● **THE PROBLEM**: What you return must match the records word for word.

Segment Start: DATA SHOWN

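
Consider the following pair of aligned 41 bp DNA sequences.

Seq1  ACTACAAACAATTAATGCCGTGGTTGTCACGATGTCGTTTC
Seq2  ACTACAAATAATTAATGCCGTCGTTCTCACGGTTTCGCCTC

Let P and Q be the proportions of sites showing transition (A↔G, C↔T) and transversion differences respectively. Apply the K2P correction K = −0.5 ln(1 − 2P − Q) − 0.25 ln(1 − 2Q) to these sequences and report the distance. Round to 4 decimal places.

Mismatches occur at site 9 (C/T, transition), site 22 (G/C, transversion), site 26 (G/C, transversion), site 32 (A/G, transition), site 34 (G/T, transversion), site 38 (T/C, transition), site 39 (T/C, transition).
Of the 7 differences, 4 transitions and 3 transversions over 41 sites: P = 4/41 = 0.097561, Q = 3/41 = 0.073171.
d = −0.5·ln(0.731707) − 0.25·ln(0.853658) = −0.5·(-0.312375) − 0.25·(-0.158225) = 0.1957.

0.1957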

Segment End: DATA SHOWN

● **TASK SOLUTION**:
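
Consider the following pair of aligned 41 bp DNA sequences.

Seq1  ACTACAAACAATTAATGCCGTGGTTGTCACGATGTCGTTTC
Seq2  ACTACAAATAATTAATGCCGTCGTTCTCACGGTTTCGCCTC

Let P and Q be the proportions of sites showing transition (A↔G, C↔T) and transversion differences respectively. Apply the K2P correction K = −0.5 ln(1 − 2P − Q) − 0.25 ln(1 − 2Q) to these sequences and report the distance. Round to 4 decimal places.

Mismatches occur at site 9 (C/T, transition), site 22 (G/C, transversion), site 26 (G/C, transversion), site 32 (A/G, transition), site 34 (G/T, transversion), site 38 (T/C, transition), site 39 (T/C, transition).
Of the 7 differences, 4 transitions and 3 transversions over 41 sites: P = 4/41 = 0.097561, Q = 3/41 = 0.073171.
d = −0.5·ln(0.731707) − 0.25·ln(0.853658) = −0.5·(-0.312375) − 0.25·(-0.158225) = 0.1957.

0.1957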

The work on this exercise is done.